EXERCISE DATA:
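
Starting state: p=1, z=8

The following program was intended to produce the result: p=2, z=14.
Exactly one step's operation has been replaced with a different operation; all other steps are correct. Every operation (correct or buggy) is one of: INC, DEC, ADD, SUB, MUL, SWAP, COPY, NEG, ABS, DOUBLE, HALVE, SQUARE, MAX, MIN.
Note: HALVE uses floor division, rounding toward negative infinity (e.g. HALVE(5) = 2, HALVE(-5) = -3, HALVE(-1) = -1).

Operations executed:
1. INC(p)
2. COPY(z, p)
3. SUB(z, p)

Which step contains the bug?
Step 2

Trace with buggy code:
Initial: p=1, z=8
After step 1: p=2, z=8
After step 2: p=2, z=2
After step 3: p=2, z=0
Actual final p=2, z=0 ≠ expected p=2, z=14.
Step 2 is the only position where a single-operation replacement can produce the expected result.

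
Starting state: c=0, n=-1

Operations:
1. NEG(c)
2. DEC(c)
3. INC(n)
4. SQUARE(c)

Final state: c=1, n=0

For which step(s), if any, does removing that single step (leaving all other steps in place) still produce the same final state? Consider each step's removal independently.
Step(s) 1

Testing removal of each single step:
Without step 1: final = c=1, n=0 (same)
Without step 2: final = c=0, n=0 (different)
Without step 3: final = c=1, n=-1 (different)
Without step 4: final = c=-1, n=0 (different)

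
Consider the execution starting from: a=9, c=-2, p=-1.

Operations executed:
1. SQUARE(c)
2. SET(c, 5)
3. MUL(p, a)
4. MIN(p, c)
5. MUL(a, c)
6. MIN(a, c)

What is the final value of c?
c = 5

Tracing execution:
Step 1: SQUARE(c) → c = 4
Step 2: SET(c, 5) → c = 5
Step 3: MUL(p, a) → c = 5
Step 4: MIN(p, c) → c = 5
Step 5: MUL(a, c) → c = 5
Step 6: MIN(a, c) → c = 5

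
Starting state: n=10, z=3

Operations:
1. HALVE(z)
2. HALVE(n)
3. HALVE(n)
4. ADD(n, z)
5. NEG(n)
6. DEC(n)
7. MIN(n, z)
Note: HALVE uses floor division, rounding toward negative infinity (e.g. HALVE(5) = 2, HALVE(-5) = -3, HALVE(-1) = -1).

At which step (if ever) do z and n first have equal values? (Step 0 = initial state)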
* * *
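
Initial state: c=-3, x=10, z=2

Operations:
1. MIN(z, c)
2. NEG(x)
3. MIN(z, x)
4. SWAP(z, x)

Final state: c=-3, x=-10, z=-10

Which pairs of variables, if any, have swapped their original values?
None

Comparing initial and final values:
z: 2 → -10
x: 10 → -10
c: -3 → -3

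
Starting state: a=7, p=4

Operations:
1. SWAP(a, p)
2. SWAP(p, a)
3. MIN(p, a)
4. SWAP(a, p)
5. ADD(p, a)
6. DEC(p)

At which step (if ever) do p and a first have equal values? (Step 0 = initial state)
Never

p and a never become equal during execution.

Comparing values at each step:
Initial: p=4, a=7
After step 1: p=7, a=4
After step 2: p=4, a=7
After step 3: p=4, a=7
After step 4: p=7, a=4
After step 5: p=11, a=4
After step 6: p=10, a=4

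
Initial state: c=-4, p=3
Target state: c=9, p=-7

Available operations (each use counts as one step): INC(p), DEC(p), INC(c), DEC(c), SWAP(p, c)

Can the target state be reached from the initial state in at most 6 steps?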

TASK PROMPT: Pull each line containing the word "COPY" out of the data above.

ANSWER TO THE PROBLEM:
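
Exactly one step's operation has been replaced with a different operation; all other steps are correct. Every operation (correct or buggy) is one of: INC, DEC, ADD, SUB, MUL, SWAP, COPY, NEG, ABS, DOUBLE, HALVE, SQUARE, MAX, MIN.
2. COPY(z, p)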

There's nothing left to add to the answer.